> _Instructions for the task_
Repeat exactly the line containing "From the ground upward" and every line after it in the entries, and nothing besides.

> _Saved data entries_
--- START ---
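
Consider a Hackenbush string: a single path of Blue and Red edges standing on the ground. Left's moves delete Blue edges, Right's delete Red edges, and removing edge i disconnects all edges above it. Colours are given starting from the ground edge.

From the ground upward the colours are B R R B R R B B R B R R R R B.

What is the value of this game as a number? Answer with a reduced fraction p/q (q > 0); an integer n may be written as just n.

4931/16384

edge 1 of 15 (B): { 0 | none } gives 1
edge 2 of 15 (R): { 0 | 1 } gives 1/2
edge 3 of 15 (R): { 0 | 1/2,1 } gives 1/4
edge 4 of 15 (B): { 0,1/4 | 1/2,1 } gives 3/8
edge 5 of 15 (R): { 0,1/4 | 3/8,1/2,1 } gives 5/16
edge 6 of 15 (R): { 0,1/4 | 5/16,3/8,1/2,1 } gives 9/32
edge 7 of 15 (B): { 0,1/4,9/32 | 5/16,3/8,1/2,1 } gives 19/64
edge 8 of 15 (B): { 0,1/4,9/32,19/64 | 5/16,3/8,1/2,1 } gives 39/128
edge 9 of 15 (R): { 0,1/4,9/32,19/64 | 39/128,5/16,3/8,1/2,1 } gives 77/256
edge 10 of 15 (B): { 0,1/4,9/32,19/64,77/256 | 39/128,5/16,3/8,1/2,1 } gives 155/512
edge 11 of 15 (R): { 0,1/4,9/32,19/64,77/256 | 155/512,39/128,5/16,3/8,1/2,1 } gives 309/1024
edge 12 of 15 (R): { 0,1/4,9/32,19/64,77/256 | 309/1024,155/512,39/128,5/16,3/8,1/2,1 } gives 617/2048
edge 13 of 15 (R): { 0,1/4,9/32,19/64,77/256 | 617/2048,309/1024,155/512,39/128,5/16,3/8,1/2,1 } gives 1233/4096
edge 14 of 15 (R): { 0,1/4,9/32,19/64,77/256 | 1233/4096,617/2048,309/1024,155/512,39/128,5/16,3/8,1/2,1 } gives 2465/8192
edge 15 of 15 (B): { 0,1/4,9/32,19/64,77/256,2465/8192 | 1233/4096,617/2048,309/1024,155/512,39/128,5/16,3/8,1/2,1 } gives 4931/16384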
--- END ---
> _Reply to the exercise_
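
From the ground upward the colours are B R R B R R B B R B R R R R B.

What is the value of this game as a number? Answer with a reduced fraction p/q (q > 0); an integer n may be written as just n.

4931/16384

edge 1 of 15 (B): { 0 | none } gives 1
edge 2 of 15 (R): { 0 | 1 } gives 1/2
edge 3 of 15 (R): { 0 | 1/2,1 } gives 1/4
edge 4 of 15 (B): { 0,1/4 | 1/2,1 } gives 3/8
edge 5 of 15 (R): { 0,1/4 | 3/8,1/2,1 } gives 5/16
edge 6 of 15 (R): { 0,1/4 | 5/16,3/8,1/2,1 } gives 9/32
edge 7 of 15 (B): { 0,1/4,9/32 | 5/16,3/8,1/2,1 } gives 19/64
edge 8 of 15 (B): { 0,1/4,9/32,19/64 | 5/16,3/8,1/2,1 } gives 39/128
edge 9 of 15 (R): { 0,1/4,9/32,19/64 | 39/128,5/16,3/8,1/2,1 } gives 77/256
edge 10 of 15 (B): { 0,1/4,9/32,19/64,77/256 | 39/128,5/16,3/8,1/2,1 } gives 155/512
edge 11 of 15 (R): { 0,1/4,9/32,19/64,77/256 | 155/512,39/128,5/16,3/8,1/2,1 } gives 309/1024
edge 12 of 15 (R): { 0,1/4,9/32,19/64,77/256 | 309/1024,155/512,39/128,5/16,3/8,1/2,1 } gives 617/2048
edge 13 of 15 (R): { 0,1/4,9/32,19/64,77/256 | 617/2048,309/1024,155/512,39/128,5/16,3/8,1/2,1 } gives 1233/4096
edge 14 of 15 (R): { 0,1/4,9/32,19/64,77/256 | 1233/4096,617/2048,309/1024,155/512,39/128,5/16,3/8,1/2,1 } gives 2465/8192
edge 15 of 15 (B): { 0,1/4,9/32,19/64,77/256,2465/8192 | 1233/4096,617/2048,309/1024,155/512,39/128,5/16,3/8,1/2,1 } gives 4931/16384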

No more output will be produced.